Across the records, how many lines contain "joints"? Answer with the number alone.

-------- PROVIDED DATA

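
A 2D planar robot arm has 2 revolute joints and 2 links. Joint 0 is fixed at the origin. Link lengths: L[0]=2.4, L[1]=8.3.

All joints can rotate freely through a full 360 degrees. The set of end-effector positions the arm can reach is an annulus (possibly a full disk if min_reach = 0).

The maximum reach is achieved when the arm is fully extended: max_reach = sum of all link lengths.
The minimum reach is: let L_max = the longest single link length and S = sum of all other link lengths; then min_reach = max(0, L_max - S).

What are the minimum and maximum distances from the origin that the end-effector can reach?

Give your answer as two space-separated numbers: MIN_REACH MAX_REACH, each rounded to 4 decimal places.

Answer: 5.9000 10.7000

Derivation:
Link lengths: [2.4, 8.3]
max_reach = 2.4 + 8.3 = 10.7
L_max = max([2.4, 8.3]) = 8.3
S (sum of others) = 10.7 - 8.3 = 2.4
min_reach = max(0, 8.3 - 2.4) = max(0, 5.9) = 5.9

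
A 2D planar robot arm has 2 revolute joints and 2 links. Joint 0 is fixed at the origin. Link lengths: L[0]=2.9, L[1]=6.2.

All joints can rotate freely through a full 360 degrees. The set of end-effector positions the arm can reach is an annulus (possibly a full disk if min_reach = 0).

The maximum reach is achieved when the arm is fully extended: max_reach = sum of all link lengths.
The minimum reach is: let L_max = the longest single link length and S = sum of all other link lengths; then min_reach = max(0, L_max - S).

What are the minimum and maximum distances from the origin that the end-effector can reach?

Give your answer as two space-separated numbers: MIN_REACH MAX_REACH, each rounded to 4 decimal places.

Answer: 3.3000 9.1000

Derivation:
Link lengths: [2.9, 6.2]
max_reach = 2.9 + 6.2 = 9.1
L_max = max([2.9, 6.2]) = 6.2
S (sum of others) = 9.1 - 6.2 = 2.9
min_reach = max(0, 6.2 - 2.9) = max(0, 3.3) = 3.3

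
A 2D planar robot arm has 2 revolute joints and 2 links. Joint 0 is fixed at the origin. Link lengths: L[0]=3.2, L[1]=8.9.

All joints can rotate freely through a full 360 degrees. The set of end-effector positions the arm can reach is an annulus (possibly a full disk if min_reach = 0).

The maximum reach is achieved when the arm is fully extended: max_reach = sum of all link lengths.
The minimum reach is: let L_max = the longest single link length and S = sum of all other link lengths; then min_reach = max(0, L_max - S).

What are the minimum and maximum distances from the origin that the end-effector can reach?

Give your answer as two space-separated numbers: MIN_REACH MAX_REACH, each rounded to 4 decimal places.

Link lengths: [3.2, 8.9]
max_reach = 3.2 + 8.9 = 12.1
L_max = max([3.2, 8.9]) = 8.9
S (sum of others) = 12.1 - 8.9 = 3.2
min_reach = max(0, 8.9 - 3.2) = max(0, 5.7) = 5.7

Answer: 5.7000 12.1000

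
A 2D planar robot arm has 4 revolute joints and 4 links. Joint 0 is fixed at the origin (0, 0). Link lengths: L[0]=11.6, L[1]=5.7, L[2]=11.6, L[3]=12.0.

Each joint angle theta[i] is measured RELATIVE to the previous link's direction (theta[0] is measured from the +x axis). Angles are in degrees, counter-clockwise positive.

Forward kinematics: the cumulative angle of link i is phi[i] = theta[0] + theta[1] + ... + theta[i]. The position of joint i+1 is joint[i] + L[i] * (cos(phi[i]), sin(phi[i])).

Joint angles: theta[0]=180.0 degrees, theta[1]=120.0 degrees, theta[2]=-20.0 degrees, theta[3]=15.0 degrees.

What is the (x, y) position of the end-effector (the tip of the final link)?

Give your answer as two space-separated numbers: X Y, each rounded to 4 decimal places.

joint[0] = (0.0000, 0.0000)  (base)
link 0: phi[0] = 180 = 180 deg
  cos(180 deg) = -1.0000, sin(180 deg) = 0.0000
  joint[1] = (0.0000, 0.0000) + 11.6 * (-1.0000, 0.0000) = (0.0000 + -11.6000, 0.0000 + 0.0000) = (-11.6000, 0.0000)
link 1: phi[1] = 180 + 120 = 300 deg
  cos(300 deg) = 0.5000, sin(300 deg) = -0.8660
  joint[2] = (-11.6000, 0.0000) + 5.7 * (0.5000, -0.8660) = (-11.6000 + 2.8500, 0.0000 + -4.9363) = (-8.7500, -4.9363)
link 2: phi[2] = 180 + 120 + -20 = 280 deg
  cos(280 deg) = 0.1736, sin(280 deg) = -0.9848
  joint[3] = (-8.7500, -4.9363) + 11.6 * (0.1736, -0.9848) = (-8.7500 + 2.0143, -4.9363 + -11.4238) = (-6.7357, -16.3601)
link 3: phi[3] = 180 + 120 + -20 + 15 = 295 deg
  cos(295 deg) = 0.4226, sin(295 deg) = -0.9063
  joint[4] = (-6.7357, -16.3601) + 12 * (0.4226, -0.9063) = (-6.7357 + 5.0714, -16.3601 + -10.8757) = (-1.6643, -27.2358)
End effector: (-1.6643, -27.2358)

Answer: -1.6643 -27.2358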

----------------

◆ **RESPONSE AREA**: 7